• EXERCISE INSTRUCTIONS: All of the data must be retyped exactly, with nothing left out.

Start of EXERCISE MATERIAL

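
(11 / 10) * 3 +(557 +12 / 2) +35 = 6013 / 10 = 601.30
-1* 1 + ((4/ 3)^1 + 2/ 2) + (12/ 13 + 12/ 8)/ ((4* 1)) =605/ 312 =1.94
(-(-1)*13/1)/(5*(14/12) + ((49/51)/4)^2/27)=14607216/6556921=2.23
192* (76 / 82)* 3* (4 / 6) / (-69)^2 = 4864 / 65067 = 0.07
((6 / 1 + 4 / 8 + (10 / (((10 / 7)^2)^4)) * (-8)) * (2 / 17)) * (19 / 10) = 44843781 / 106250000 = 0.42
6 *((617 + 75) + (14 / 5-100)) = 17844 / 5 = 3568.80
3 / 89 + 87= 7746 / 89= 87.03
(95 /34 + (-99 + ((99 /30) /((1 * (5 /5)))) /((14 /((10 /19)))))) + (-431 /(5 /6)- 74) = -7769721 /11305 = -687.28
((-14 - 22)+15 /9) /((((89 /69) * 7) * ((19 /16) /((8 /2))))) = -12.81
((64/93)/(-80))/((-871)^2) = -4/352768065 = -0.00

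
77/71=1.08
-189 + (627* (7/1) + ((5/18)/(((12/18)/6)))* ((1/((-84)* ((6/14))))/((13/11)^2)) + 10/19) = 971116585/231192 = 4200.48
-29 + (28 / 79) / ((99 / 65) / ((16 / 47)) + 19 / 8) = -16289673 / 562717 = -28.95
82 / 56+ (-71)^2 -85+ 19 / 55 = 7635027 / 1540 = 4957.81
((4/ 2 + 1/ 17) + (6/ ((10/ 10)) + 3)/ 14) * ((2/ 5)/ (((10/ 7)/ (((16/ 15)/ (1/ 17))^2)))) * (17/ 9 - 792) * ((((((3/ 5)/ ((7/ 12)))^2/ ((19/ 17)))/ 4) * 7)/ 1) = -676564888064/ 2078125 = -325565.06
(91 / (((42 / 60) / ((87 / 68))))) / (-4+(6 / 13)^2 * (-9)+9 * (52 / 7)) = 6689865 / 2451128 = 2.73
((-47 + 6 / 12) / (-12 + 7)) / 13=93 / 130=0.72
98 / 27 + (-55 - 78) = -3493 / 27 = -129.37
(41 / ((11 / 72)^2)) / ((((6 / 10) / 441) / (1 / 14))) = 11158560 / 121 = 92219.50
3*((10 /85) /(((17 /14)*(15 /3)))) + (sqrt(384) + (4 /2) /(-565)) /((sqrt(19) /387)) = -774*sqrt(19) /10735 + 84 /1445 + 3096*sqrt(114) /19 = 1739.55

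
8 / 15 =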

End of EXERCISE MATERIAL

• SOLUTION TO THE EXERCISE:
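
(11 / 10) * 3 +(557 +12 / 2) +35 = 6013 / 10 = 601.30
-1* 1 + ((4/ 3)^1 + 2/ 2) + (12/ 13 + 12/ 8)/ ((4* 1)) =605/ 312 =1.94
(-(-1)*13/1)/(5*(14/12) + ((49/51)/4)^2/27)=14607216/6556921=2.23
192* (76 / 82)* 3* (4 / 6) / (-69)^2 = 4864 / 65067 = 0.07
((6 / 1 + 4 / 8 + (10 / (((10 / 7)^2)^4)) * (-8)) * (2 / 17)) * (19 / 10) = 44843781 / 106250000 = 0.42
6 *((617 + 75) + (14 / 5-100)) = 17844 / 5 = 3568.80
3 / 89 + 87= 7746 / 89= 87.03
(95 /34 + (-99 + ((99 /30) /((1 * (5 /5)))) /((14 /((10 /19)))))) + (-431 /(5 /6)- 74) = -7769721 /11305 = -687.28
((-14 - 22)+15 /9) /((((89 /69) * 7) * ((19 /16) /((8 /2))))) = -12.81
((64/93)/(-80))/((-871)^2) = -4/352768065 = -0.00

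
77/71=1.08
-189 + (627* (7/1) + ((5/18)/(((12/18)/6)))* ((1/((-84)* ((6/14))))/((13/11)^2)) + 10/19) = 971116585/231192 = 4200.48
-29 + (28 / 79) / ((99 / 65) / ((16 / 47)) + 19 / 8) = -16289673 / 562717 = -28.95
82 / 56+ (-71)^2 -85+ 19 / 55 = 7635027 / 1540 = 4957.81
((4/ 2 + 1/ 17) + (6/ ((10/ 10)) + 3)/ 14) * ((2/ 5)/ (((10/ 7)/ (((16/ 15)/ (1/ 17))^2)))) * (17/ 9 - 792) * ((((((3/ 5)/ ((7/ 12)))^2/ ((19/ 17)))/ 4) * 7)/ 1) = -676564888064/ 2078125 = -325565.06
(91 / (((42 / 60) / ((87 / 68))))) / (-4+(6 / 13)^2 * (-9)+9 * (52 / 7)) = 6689865 / 2451128 = 2.73
((-47 + 6 / 12) / (-12 + 7)) / 13=93 / 130=0.72
98 / 27 + (-55 - 78) = -3493 / 27 = -129.37
(41 / ((11 / 72)^2)) / ((((6 / 10) / 441) / (1 / 14))) = 11158560 / 121 = 92219.50
3*((10 /85) /(((17 /14)*(15 /3)))) + (sqrt(384) + (4 /2) /(-565)) /((sqrt(19) /387)) = -774*sqrt(19) /10735 + 84 /1445 + 3096*sqrt(114) /19 = 1739.55

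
8 / 15 =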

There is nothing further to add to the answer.